[Work request]
An exact reproduction of each record is required.

====== Study material

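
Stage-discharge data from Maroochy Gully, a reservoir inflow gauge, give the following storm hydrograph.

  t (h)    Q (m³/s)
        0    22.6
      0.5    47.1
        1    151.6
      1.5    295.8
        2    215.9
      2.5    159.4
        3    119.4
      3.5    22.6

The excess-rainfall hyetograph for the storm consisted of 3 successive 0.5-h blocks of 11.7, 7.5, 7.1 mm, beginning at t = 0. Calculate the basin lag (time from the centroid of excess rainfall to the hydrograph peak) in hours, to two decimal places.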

============

[Exercise result]
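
Stage-discharge data from Maroochy Gully, a reservoir inflow gauge, give the following storm hydrograph.

  t (h)    Q (m³/s)
        0    22.6
      0.5    47.1
        1    151.6
      1.5    295.8
        2    215.9
      2.5    159.4
        3    119.4
      3.5    22.6

The excess-rainfall hyetograph for the storm consisted of 3 successive 0.5-h blocks of 11.7, 7.5, 7.1 mm, beginning at t = 0. Calculate the basin lag (time from the centroid of excess rainfall to the hydrograph peak) in hours, to two decimal places.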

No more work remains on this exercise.